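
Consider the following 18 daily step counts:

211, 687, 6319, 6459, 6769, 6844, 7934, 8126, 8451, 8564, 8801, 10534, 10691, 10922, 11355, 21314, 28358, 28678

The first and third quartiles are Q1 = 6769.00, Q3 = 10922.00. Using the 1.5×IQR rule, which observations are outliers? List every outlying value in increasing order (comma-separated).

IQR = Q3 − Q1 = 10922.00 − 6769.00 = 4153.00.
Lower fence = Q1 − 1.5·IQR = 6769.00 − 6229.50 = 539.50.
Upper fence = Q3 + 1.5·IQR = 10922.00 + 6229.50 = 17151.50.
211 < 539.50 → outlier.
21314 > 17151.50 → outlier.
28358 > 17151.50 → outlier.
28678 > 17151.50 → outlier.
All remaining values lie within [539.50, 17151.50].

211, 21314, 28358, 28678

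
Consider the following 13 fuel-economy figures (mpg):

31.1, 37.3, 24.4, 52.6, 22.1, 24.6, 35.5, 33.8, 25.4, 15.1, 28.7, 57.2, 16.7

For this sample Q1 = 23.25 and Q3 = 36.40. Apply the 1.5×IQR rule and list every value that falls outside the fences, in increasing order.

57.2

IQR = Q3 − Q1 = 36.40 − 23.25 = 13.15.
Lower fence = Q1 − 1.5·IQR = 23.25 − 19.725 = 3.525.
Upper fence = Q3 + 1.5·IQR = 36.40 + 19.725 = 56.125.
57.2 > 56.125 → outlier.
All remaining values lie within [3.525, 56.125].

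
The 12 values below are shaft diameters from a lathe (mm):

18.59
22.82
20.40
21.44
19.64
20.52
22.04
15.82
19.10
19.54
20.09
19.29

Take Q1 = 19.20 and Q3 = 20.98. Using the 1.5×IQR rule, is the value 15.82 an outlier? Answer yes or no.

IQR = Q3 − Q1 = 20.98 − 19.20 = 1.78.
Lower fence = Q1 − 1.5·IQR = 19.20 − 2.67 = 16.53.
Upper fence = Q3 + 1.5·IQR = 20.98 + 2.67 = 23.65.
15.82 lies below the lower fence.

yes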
* * *
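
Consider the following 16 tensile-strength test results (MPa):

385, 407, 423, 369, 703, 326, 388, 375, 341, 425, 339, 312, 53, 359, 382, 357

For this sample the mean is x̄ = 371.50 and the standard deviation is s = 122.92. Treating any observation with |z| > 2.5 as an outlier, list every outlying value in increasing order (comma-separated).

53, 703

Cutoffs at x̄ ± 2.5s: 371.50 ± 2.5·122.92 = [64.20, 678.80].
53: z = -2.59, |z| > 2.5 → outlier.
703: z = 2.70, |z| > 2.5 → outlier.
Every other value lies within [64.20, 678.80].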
--
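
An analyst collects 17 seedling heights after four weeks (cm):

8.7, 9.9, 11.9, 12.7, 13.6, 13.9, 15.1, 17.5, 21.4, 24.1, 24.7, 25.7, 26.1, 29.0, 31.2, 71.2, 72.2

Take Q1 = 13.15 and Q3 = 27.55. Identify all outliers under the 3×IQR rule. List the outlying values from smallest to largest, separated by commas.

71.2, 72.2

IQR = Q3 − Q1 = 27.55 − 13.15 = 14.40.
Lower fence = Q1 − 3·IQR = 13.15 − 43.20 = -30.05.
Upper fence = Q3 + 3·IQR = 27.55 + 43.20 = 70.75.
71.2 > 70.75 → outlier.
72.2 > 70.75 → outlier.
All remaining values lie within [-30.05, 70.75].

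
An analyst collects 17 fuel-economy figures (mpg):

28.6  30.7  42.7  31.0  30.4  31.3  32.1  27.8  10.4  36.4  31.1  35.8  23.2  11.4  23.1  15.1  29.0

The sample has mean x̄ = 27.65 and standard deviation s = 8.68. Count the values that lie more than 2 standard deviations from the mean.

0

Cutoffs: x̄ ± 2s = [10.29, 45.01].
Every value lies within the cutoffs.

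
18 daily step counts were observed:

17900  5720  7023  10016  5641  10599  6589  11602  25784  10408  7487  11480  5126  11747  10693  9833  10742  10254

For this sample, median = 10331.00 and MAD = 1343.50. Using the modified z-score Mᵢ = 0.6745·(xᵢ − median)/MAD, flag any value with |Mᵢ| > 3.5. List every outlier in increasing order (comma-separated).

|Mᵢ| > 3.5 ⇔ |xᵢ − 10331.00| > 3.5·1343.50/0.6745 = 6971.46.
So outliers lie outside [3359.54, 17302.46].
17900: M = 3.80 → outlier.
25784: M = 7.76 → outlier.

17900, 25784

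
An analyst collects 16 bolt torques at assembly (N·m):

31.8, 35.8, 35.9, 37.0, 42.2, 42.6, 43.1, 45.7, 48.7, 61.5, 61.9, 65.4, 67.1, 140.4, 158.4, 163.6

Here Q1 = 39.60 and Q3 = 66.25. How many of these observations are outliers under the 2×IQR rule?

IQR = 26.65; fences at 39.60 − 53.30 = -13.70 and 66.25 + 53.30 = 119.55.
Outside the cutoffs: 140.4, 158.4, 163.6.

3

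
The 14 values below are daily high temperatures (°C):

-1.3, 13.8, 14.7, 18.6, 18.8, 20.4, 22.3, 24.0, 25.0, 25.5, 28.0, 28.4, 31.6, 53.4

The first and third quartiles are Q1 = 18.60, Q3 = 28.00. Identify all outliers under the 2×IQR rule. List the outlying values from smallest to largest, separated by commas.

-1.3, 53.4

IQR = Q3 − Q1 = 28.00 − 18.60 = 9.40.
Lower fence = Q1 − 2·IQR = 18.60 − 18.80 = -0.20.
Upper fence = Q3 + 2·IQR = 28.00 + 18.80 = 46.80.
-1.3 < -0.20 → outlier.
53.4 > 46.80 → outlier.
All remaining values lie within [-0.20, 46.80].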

» THE TASK: In the records above, the line with "Consider the following 13" marks the start and the line with "28.7, 57.2, 16.7" marks the end; copy that stretch exactly, both lines included, and nothing else.

» SOLUTION FOR THIS PROBLEM:
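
Consider the following 13 fuel-economy figures (mpg):

31.1, 37.3, 24.4, 52.6, 22.1, 24.6, 35.5, 33.8, 25.4, 15.1, 28.7, 57.2, 16.7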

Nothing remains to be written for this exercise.